> [TASK DESCRIPTION] Set down every line of the data, unchanged and complete.

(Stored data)
■ ■ ■ ■

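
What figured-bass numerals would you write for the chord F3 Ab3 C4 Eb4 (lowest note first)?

The notes F, Ab, C, Eb stack in thirds as F–Ab–C–Eb — an F minor seventh chord. The bass F is the root, so this is root position: figured 7.

7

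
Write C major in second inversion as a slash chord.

Cmaj/G

Second inversion of C major has the fifth (G) in the bass. As a slash chord: Cmaj/G.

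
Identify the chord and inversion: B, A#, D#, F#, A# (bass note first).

B major seventh, root position

The pitch classes B, A#, D#, F# arrange in thirds as B–D#–F#–A#: a B major seventh chord.
B is the root of B major seventh; root in the bass means root position (figured bass 7).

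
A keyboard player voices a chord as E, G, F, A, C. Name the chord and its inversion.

F major ninth, third inversion

The pitch classes E, G, F, A, C arrange in thirds as F–A–C–E–G: an F major ninth chord.
The lowest note is E, the seventh of the chord, so this is third inversion.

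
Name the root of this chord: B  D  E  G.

Reordering B, D, E, G into stacked thirds gives E–G–B–D; the bottom of that stack, E, is the root.

E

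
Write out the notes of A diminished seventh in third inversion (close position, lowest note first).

Gb, A, C, Eb

A diminished seventh is A–C–Eb–Gb. Third inversion puts the seventh (Gb) in the bass, with the remaining tones above: Gb, A, C, Eb.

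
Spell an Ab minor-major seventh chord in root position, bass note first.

Ab minor-major seventh is Ab–Cb–Eb–G. Root position puts the root (Ab) in the bass, with the remaining tones above: Ab, Cb, Eb, G.

Ab, Cb, Eb, G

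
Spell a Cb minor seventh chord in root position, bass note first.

Cb, Ebb, Gb, Bbb

The chord tones are Cb–Ebb–Gb–Bbb. With the root (Cb) lowest for root position: Cb, Ebb, Gb, Bbb.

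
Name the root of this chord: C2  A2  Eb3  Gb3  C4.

A

C, A, Eb, Gb are the tones of an A diminished seventh chord (A–C–Eb–Gb), making A the root.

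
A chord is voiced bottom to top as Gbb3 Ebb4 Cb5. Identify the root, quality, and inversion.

The distinct note names are Gbb, Ebb, Cb. Stacked in thirds they read Cb–Ebb–Gbb, which is a diminished triad on Cb.
The lowest note is Gbb, the fifth of the chord, so this is second inversion (figured bass 6/4).

Cb diminished, second inversion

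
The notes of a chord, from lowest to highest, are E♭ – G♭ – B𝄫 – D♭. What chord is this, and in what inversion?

The distinct note names are Eb, Gb, Bbb, Db. Stacked in thirds they read Eb–Gb–Bbb–Db, which is a half-diminished seventh chord on Eb.
With the root (Eb) in the bass, the chord is in root position (figured bass 7).

Eb half-diminished seventh, root position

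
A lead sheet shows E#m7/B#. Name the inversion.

E#m7/B# means E# minor seventh with B# in the bass. B# is the fifth of E# minor seventh (E#–G#–B#–D#), so this is second inversion.

second inversion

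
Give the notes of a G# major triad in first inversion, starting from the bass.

B#, D#, G#

G# major is G#–B#–D#. First inversion puts the third (B#) in the bass, with the remaining tones above: B#, D#, G#.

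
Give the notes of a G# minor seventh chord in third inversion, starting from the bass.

The chord tones are G#–B–D#–F#. With the seventh (F#) lowest for third inversion: F#, G#, B, D#.

F#, G#, B, D#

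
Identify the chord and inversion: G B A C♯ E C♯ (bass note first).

Reducing to letter names: G, B, A, C#, E. These stack in thirds as A–C#–E–G–B — an A dominant ninth chord.
The lowest note is G, the seventh of the chord, so this is third inversion.

A dominant ninth, third inversion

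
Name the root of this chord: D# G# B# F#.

Reordering D#, G#, B#, F# into stacked thirds gives G#–B#–D#–F#; the bottom of that stack, G#, is the root.

G#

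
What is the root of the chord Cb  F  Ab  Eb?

The distinct letter names are Cb, F, Ab, Eb. Arranged as a stack of thirds they read F–Ab–Cb–Eb, so F is the root (an F half-diminished seventh chord).

F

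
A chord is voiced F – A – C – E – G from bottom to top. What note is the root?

F, A, C, E, G are the tones of an F major ninth chord (F–A–C–E–G), making F the root.

F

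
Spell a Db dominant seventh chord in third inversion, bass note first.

Cb, Db, F, Ab

Spelling Db dominant seventh: Db–F–Ab–Cb. In third inversion the seventh is bass, giving Cb, Db, F, Ab from the bottom.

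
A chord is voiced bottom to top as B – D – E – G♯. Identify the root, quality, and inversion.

The pitch classes B, D, E, G# arrange in thirds as E–G#–B–D: an E dominant seventh chord.
The lowest note is B, the fifth of the chord, so this is second inversion (figured bass 4/3).

E dominant seventh, second inversion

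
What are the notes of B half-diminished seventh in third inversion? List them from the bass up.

Spelling B half-diminished seventh: B–D–F–A. In third inversion the seventh is bass, giving A, B, D, F from the bottom.

A, B, D, F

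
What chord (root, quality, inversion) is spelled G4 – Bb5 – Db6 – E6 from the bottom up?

E diminished seventh, first inversion

The distinct note names are G, Bb, Db, E. Stacked in thirds they read E–G–Bb–Db, which is a diminished seventh chord on E.
The lowest note is G, the third of the chord, so this is first inversion (figured bass 6/5).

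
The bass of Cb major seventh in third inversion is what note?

Cb major seventh is Cb–Eb–Gb–Bb. Third inversion places the seventh in the bass: Bb.

Bb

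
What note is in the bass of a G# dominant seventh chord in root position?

G#

In root position the root is lowest. For G# dominant seventh (G#–B#–D#–F#) that is G#.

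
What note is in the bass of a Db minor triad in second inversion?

Ab

Db minor is Db–Fb–Ab. Second inversion places the fifth in the bass: Ab.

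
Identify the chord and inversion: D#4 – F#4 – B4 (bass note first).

The pitch classes D#, F#, B arrange in thirds as B–D#–F#: a B major triad.
With the third (D#) in the bass, the chord is in first inversion (figured bass 6).

B major, first inversion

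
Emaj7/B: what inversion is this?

second inversion

Emaj7/B means E major seventh with B in the bass. B is the fifth of E major seventh (E–G#–B–D#), so this is second inversion.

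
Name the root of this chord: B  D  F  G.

B, D, F, G are the tones of a G dominant seventh chord (G–B–D–F), making G the root.

G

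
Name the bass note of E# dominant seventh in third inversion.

D#

In third inversion the seventh is lowest. For E# dominant seventh (E#–G##–B#–D#) that is D#.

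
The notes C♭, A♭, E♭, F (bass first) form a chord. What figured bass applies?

4/3

The notes Cb, Ab, Eb, F stack in thirds as F–Ab–Cb–Eb — an F half-diminished seventh chord. The bass Cb is the fifth, so this is second inversion: figured 4/3.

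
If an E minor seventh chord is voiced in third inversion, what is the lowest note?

In third inversion the seventh is lowest. For E minor seventh (E–G–B–D) that is D.

D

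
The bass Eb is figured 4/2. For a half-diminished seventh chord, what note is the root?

The figures 4/2 mean the seventh of the chord is in the bass. If Eb is the seventh of a half-diminished seventh chord, the root is F (chord tones F–Ab–Cb–Eb).

F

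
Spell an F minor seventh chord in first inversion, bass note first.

Ab, C, Eb, F

The chord tones are F–Ab–C–Eb. With the third (Ab) lowest for first inversion: Ab, C, Eb, F.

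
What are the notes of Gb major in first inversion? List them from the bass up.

Spelling Gb major: Gb–Bb–Db. In first inversion the third is bass, giving Bb, Db, Gb from the bottom.

Bb, Db, Gb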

■ ■ ■ ■

> [TASK ANSWER]
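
What figured-bass numerals would you write for the chord F3 Ab3 C4 Eb4 (lowest note first)?

The notes F, Ab, C, Eb stack in thirds as F–Ab–C–Eb — an F minor seventh chord. The bass F is the root, so this is root position: figured 7.

7

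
Write C major in second inversion as a slash chord.

Cmaj/G

Second inversion of C major has the fifth (G) in the bass. As a slash chord: Cmaj/G.

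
Identify the chord and inversion: B, A#, D#, F#, A# (bass note first).

B major seventh, root position

The pitch classes B, A#, D#, F# arrange in thirds as B–D#–F#–A#: a B major seventh chord.
B is the root of B major seventh; root in the bass means root position (figured bass 7).

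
A keyboard player voices a chord as E, G, F, A, C. Name the chord and its inversion.

F major ninth, third inversion

The pitch classes E, G, F, A, C arrange in thirds as F–A–C–E–G: an F major ninth chord.
The lowest note is E, the seventh of the chord, so this is third inversion.

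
Name the root of this chord: B  D  E  G.

Reordering B, D, E, G into stacked thirds gives E–G–B–D; the bottom of that stack, E, is the root.

E

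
Write out the notes of A diminished seventh in third inversion (close position, lowest note first).

Gb, A, C, Eb

A diminished seventh is A–C–Eb–Gb. Third inversion puts the seventh (Gb) in the bass, with the remaining tones above: Gb, A, C, Eb.

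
Spell an Ab minor-major seventh chord in root position, bass note first.

Ab minor-major seventh is Ab–Cb–Eb–G. Root position puts the root (Ab) in the bass, with the remaining tones above: Ab, Cb, Eb, G.

Ab, Cb, Eb, G

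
Spell a Cb minor seventh chord in root position, bass note first.

Cb, Ebb, Gb, Bbb

The chord tones are Cb–Ebb–Gb–Bbb. With the root (Cb) lowest for root position: Cb, Ebb, Gb, Bbb.

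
Name the root of this chord: C2  A2  Eb3  Gb3  C4.

A

C, A, Eb, Gb are the tones of an A diminished seventh chord (A–C–Eb–Gb), making A the root.

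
A chord is voiced bottom to top as Gbb3 Ebb4 Cb5. Identify the root, quality, and inversion.

The distinct note names are Gbb, Ebb, Cb. Stacked in thirds they read Cb–Ebb–Gbb, which is a diminished triad on Cb.
The lowest note is Gbb, the fifth of the chord, so this is second inversion (figured bass 6/4).

Cb diminished, second inversion

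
The notes of a chord, from lowest to highest, are E♭ – G♭ – B𝄫 – D♭. What chord is this, and in what inversion?

The distinct note names are Eb, Gb, Bbb, Db. Stacked in thirds they read Eb–Gb–Bbb–Db, which is a half-diminished seventh chord on Eb.
With the root (Eb) in the bass, the chord is in root position (figured bass 7).

Eb half-diminished seventh, root position

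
A lead sheet shows E#m7/B#. Name the inversion.

E#m7/B# means E# minor seventh with B# in the bass. B# is the fifth of E# minor seventh (E#–G#–B#–D#), so this is second inversion.

second inversion

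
Give the notes of a G# major triad in first inversion, starting from the bass.

B#, D#, G#

G# major is G#–B#–D#. First inversion puts the third (B#) in the bass, with the remaining tones above: B#, D#, G#.

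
Give the notes of a G# minor seventh chord in third inversion, starting from the bass.

The chord tones are G#–B–D#–F#. With the seventh (F#) lowest for third inversion: F#, G#, B, D#.

F#, G#, B, D#

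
Identify the chord and inversion: G B A C♯ E C♯ (bass note first).

Reducing to letter names: G, B, A, C#, E. These stack in thirds as A–C#–E–G–B — an A dominant ninth chord.
The lowest note is G, the seventh of the chord, so this is third inversion.

A dominant ninth, third inversion

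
Name the root of this chord: D# G# B# F#.

Reordering D#, G#, B#, F# into stacked thirds gives G#–B#–D#–F#; the bottom of that stack, G#, is the root.

G#

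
What is the root of the chord Cb  F  Ab  Eb?

The distinct letter names are Cb, F, Ab, Eb. Arranged as a stack of thirds they read F–Ab–Cb–Eb, so F is the root (an F half-diminished seventh chord).

F

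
A chord is voiced F – A – C – E – G from bottom to top. What note is the root?

F, A, C, E, G are the tones of an F major ninth chord (F–A–C–E–G), making F the root.

F

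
Spell a Db dominant seventh chord in third inversion, bass note first.

Cb, Db, F, Ab

Spelling Db dominant seventh: Db–F–Ab–Cb. In third inversion the seventh is bass, giving Cb, Db, F, Ab from the bottom.

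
A chord is voiced bottom to top as B – D – E – G♯. Identify the root, quality, and inversion.

The pitch classes B, D, E, G# arrange in thirds as E–G#–B–D: an E dominant seventh chord.
The lowest note is B, the fifth of the chord, so this is second inversion (figured bass 4/3).

E dominant seventh, second inversion

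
What are the notes of B half-diminished seventh in third inversion? List them from the bass up.

Spelling B half-diminished seventh: B–D–F–A. In third inversion the seventh is bass, giving A, B, D, F from the bottom.

A, B, D, F

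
What chord (root, quality, inversion) is spelled G4 – Bb5 – Db6 – E6 from the bottom up?

E diminished seventh, first inversion

The distinct note names are G, Bb, Db, E. Stacked in thirds they read E–G–Bb–Db, which is a diminished seventh chord on E.
The lowest note is G, the third of the chord, so this is first inversion (figured bass 6/5).

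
The bass of Cb major seventh in third inversion is what note?

Cb major seventh is Cb–Eb–Gb–Bb. Third inversion places the seventh in the bass: Bb.

Bb

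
What note is in the bass of a G# dominant seventh chord in root position?

G#

In root position the root is lowest. For G# dominant seventh (G#–B#–D#–F#) that is G#.

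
What note is in the bass of a Db minor triad in second inversion?

Ab

Db minor is Db–Fb–Ab. Second inversion places the fifth in the bass: Ab.

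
Identify the chord and inversion: D#4 – F#4 – B4 (bass note first).

The pitch classes D#, F#, B arrange in thirds as B–D#–F#: a B major triad.
With the third (D#) in the bass, the chord is in first inversion (figured bass 6).

B major, first inversion

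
Emaj7/B: what inversion is this?

second inversion

Emaj7/B means E major seventh with B in the bass. B is the fifth of E major seventh (E–G#–B–D#), so this is second inversion.

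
Name the root of this chord: B  D  F  G.

B, D, F, G are the tones of a G dominant seventh chord (G–B–D–F), making G the root.

G

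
Name the bass note of E# dominant seventh in third inversion.

D#

In third inversion the seventh is lowest. For E# dominant seventh (E#–G##–B#–D#) that is D#.

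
The notes C♭, A♭, E♭, F (bass first) form a chord. What figured bass applies?

4/3

The notes Cb, Ab, Eb, F stack in thirds as F–Ab–Cb–Eb — an F half-diminished seventh chord. The bass Cb is the fifth, so this is second inversion: figured 4/3.

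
If an E minor seventh chord is voiced in third inversion, what is the lowest note?

In third inversion the seventh is lowest. For E minor seventh (E–G–B–D) that is D.

D

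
The bass Eb is figured 4/2. For a half-diminished seventh chord, what note is the root?

The figures 4/2 mean the seventh of the chord is in the bass. If Eb is the seventh of a half-diminished seventh chord, the root is F (chord tones F–Ab–Cb–Eb).

F

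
Spell an F minor seventh chord in first inversion, bass note first.

Ab, C, Eb, F

The chord tones are F–Ab–C–Eb. With the third (Ab) lowest for first inversion: Ab, C, Eb, F.

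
What are the notes of Gb major in first inversion? List them from the bass up.

Spelling Gb major: Gb–Bb–Db. In first inversion the third is bass, giving Bb, Db, Gb from the bottom.

Bb, Db, Gb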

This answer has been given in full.